▶ **DIRECTIONS**: Please give the listing again, word for word, with nothing left out.

====== MATERIAL FOR THIS EXERCISE

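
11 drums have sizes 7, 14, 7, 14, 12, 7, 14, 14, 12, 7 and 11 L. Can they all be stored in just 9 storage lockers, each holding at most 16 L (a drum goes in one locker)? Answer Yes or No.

A valid assignment using 9 storage lockers:
  locker 1: 14 = 14
  locker 2: 14 = 14
  locker 3: 14 = 14
  locker 4: 14 = 14
  locker 5: 12 = 12
  locker 6: 12 = 12
  locker 7: 11 = 11
  locker 8: 7 + 7 = 14
  locker 9: 7 + 7 = 14
Every load is within 16 L, so 9 storage lockers suffice.

Yes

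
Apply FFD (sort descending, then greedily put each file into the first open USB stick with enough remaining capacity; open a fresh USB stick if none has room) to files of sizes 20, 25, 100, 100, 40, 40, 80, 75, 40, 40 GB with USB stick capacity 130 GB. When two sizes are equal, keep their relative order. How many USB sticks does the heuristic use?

5

Sorted descending: 100, 100, 80, 75, 40, 40, 40, 40, 25, 20.
  100 → USB stick 1 (new)  [load 100/130]
  100 → USB stick 2 (new)  [load 100/130]
  80 → USB stick 3 (new)  [load 80/130]
  75 → USB stick 4 (new)  [load 75/130]
  40 → USB stick 3  [load 120/130]
  40 → USB stick 4  [load 115/130]
  40 → USB stick 5 (new)  [load 40/130]
  40 → USB stick 5  [load 80/130]
  25 → USB stick 1  [load 125/130]
  20 → USB stick 2  [load 120/130]
5 USB sticks opened.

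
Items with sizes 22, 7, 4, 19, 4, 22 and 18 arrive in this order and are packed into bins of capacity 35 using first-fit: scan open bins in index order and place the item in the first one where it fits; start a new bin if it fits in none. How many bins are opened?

4

  22 → bin 1 (new)  [load 22/35]
  7 → bin 1  [load 29/35]
  4 → bin 1  [load 33/35]
  19 → bin 2 (new)  [load 19/35]
  4 → bin 2  [load 23/35]
  22 → bin 3 (new)  [load 22/35]
  18 → bin 4 (new)  [load 18/35]
4 bins opened.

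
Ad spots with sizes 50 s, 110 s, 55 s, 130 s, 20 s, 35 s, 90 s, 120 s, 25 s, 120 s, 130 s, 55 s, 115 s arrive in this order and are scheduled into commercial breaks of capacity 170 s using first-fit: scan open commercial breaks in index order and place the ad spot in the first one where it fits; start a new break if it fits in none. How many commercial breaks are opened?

  50 → break 1 (new)  [load 50/170]
  110 → break 1  [load 160/170]
  55 → break 2 (new)  [load 55/170]
  130 → break 3 (new)  [load 130/170]
  20 → break 2  [load 75/170]
  35 → break 2  [load 110/170]
  90 → break 4 (new)  [load 90/170]
  120 → break 5 (new)  [load 120/170]
  25 → break 2  [load 135/170]
  120 → break 6 (new)  [load 120/170]
  130 → break 7 (new)  [load 130/170]
  55 → break 4  [load 145/170]
  115 → break 8 (new)  [load 115/170]
8 commercial breaks opened.

8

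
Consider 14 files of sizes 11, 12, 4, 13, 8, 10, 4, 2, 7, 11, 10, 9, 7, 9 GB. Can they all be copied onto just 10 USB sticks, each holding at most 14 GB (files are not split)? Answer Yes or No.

A valid assignment using 10 USB sticks:
  USB stick 1: 13 = 13
  USB stick 2: 12 + 2 = 14
  USB stick 3: 11 = 11
  USB stick 4: 11 = 11
  USB stick 5: 10 + 4 = 14
  USB stick 6: 10 + 4 = 14
  USB stick 7: 9 = 9
  USB stick 8: 9 = 9
  USB stick 9: 8 = 8
  USB stick 10: 7 + 7 = 14
Every load is within 14 GB, so 10 USB sticks suffice.

Yes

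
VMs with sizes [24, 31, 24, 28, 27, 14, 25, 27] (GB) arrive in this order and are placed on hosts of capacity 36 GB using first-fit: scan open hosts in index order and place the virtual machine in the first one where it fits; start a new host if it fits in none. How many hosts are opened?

8

  24 → host 1 (new)  [load 24/36]
  31 → host 2 (new)  [load 31/36]
  24 → host 3 (new)  [load 24/36]
  28 → host 4 (new)  [load 28/36]
  27 → host 5 (new)  [load 27/36]
  14 → host 6 (new)  [load 14/36]
  25 → host 7 (new)  [load 25/36]
  27 → host 8 (new)  [load 27/36]
8 hosts opened.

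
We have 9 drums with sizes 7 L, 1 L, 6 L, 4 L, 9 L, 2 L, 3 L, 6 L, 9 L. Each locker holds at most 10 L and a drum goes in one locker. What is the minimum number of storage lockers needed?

5

Total = 9 + 9 + 7 + 6 + 6 + 4 + 3 + 2 + 1 = 47 L.
Lower bound: ⌈47/10⌉ = 5 storage lockers.
A packing using 5 storage lockers:
  locker 1: 9 + 1 = 10
  locker 2: 9 = 9
  locker 3: 7 + 3 = 10
  locker 4: 6 + 4 = 10
  locker 5: 6 + 2 = 8
This matches the lower bound, so 5 is optimal.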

============

▶ **ANSWER**:
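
11 drums have sizes 7, 14, 7, 14, 12, 7, 14, 14, 12, 7 and 11 L. Can they all be stored in just 9 storage lockers, each holding at most 16 L (a drum goes in one locker)? Answer Yes or No.

A valid assignment using 9 storage lockers:
  locker 1: 14 = 14
  locker 2: 14 = 14
  locker 3: 14 = 14
  locker 4: 14 = 14
  locker 5: 12 = 12
  locker 6: 12 = 12
  locker 7: 11 = 11
  locker 8: 7 + 7 = 14
  locker 9: 7 + 7 = 14
Every load is within 16 L, so 9 storage lockers suffice.

Yes

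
Apply FFD (sort descending, then greedily put each file into the first open USB stick with enough remaining capacity; open a fresh USB stick if none has room) to files of sizes 20, 25, 100, 100, 40, 40, 80, 75, 40, 40 GB with USB stick capacity 130 GB. When two sizes are equal, keep their relative order. How many USB sticks does the heuristic use?

5

Sorted descending: 100, 100, 80, 75, 40, 40, 40, 40, 25, 20.
  100 → USB stick 1 (new)  [load 100/130]
  100 → USB stick 2 (new)  [load 100/130]
  80 → USB stick 3 (new)  [load 80/130]
  75 → USB stick 4 (new)  [load 75/130]
  40 → USB stick 3  [load 120/130]
  40 → USB stick 4  [load 115/130]
  40 → USB stick 5 (new)  [load 40/130]
  40 → USB stick 5  [load 80/130]
  25 → USB stick 1  [load 125/130]
  20 → USB stick 2  [load 120/130]
5 USB sticks opened.

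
Items with sizes 22, 7, 4, 19, 4, 22 and 18 arrive in this order and are packed into bins of capacity 35 using first-fit: scan open bins in index order and place the item in the first one where it fits; start a new bin if it fits in none. How many bins are opened?

4

  22 → bin 1 (new)  [load 22/35]
  7 → bin 1  [load 29/35]
  4 → bin 1  [load 33/35]
  19 → bin 2 (new)  [load 19/35]
  4 → bin 2  [load 23/35]
  22 → bin 3 (new)  [load 22/35]
  18 → bin 4 (new)  [load 18/35]
4 bins opened.

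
Ad spots with sizes 50 s, 110 s, 55 s, 130 s, 20 s, 35 s, 90 s, 120 s, 25 s, 120 s, 130 s, 55 s, 115 s arrive in this order and are scheduled into commercial breaks of capacity 170 s using first-fit: scan open commercial breaks in index order and place the ad spot in the first one where it fits; start a new break if it fits in none. How many commercial breaks are opened?

  50 → break 1 (new)  [load 50/170]
  110 → break 1  [load 160/170]
  55 → break 2 (new)  [load 55/170]
  130 → break 3 (new)  [load 130/170]
  20 → break 2  [load 75/170]
  35 → break 2  [load 110/170]
  90 → break 4 (new)  [load 90/170]
  120 → break 5 (new)  [load 120/170]
  25 → break 2  [load 135/170]
  120 → break 6 (new)  [load 120/170]
  130 → break 7 (new)  [load 130/170]
  55 → break 4  [load 145/170]
  115 → break 8 (new)  [load 115/170]
8 commercial breaks opened.

8

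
Consider 14 files of sizes 11, 12, 4, 13, 8, 10, 4, 2, 7, 11, 10, 9, 7, 9 GB. Can they all be copied onto just 10 USB sticks, each holding at most 14 GB (files are not split)? Answer Yes or No.

A valid assignment using 10 USB sticks:
  USB stick 1: 13 = 13
  USB stick 2: 12 + 2 = 14
  USB stick 3: 11 = 11
  USB stick 4: 11 = 11
  USB stick 5: 10 + 4 = 14
  USB stick 6: 10 + 4 = 14
  USB stick 7: 9 = 9
  USB stick 8: 9 = 9
  USB stick 9: 8 = 8
  USB stick 10: 7 + 7 = 14
Every load is within 14 GB, so 10 USB sticks suffice.

Yes

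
VMs with sizes [24, 31, 24, 28, 27, 14, 25, 27] (GB) arrive in this order and are placed on hosts of capacity 36 GB using first-fit: scan open hosts in index order and place the virtual machine in the first one where it fits; start a new host if it fits in none. How many hosts are opened?

8

  24 → host 1 (new)  [load 24/36]
  31 → host 2 (new)  [load 31/36]
  24 → host 3 (new)  [load 24/36]
  28 → host 4 (new)  [load 28/36]
  27 → host 5 (new)  [load 27/36]
  14 → host 6 (new)  [load 14/36]
  25 → host 7 (new)  [load 25/36]
  27 → host 8 (new)  [load 27/36]
8 hosts opened.

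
We have 9 drums with sizes 7 L, 1 L, 6 L, 4 L, 9 L, 2 L, 3 L, 6 L, 9 L. Each locker holds at most 10 L and a drum goes in one locker. What is the minimum number of storage lockers needed?

5

Total = 9 + 9 + 7 + 6 + 6 + 4 + 3 + 2 + 1 = 47 L.
Lower bound: ⌈47/10⌉ = 5 storage lockers.
A packing using 5 storage lockers:
  locker 1: 9 + 1 = 10
  locker 2: 9 = 9
  locker 3: 7 + 3 = 10
  locker 4: 6 + 4 = 10
  locker 5: 6 + 2 = 8
This matches the lower bound, so 5 is optimal.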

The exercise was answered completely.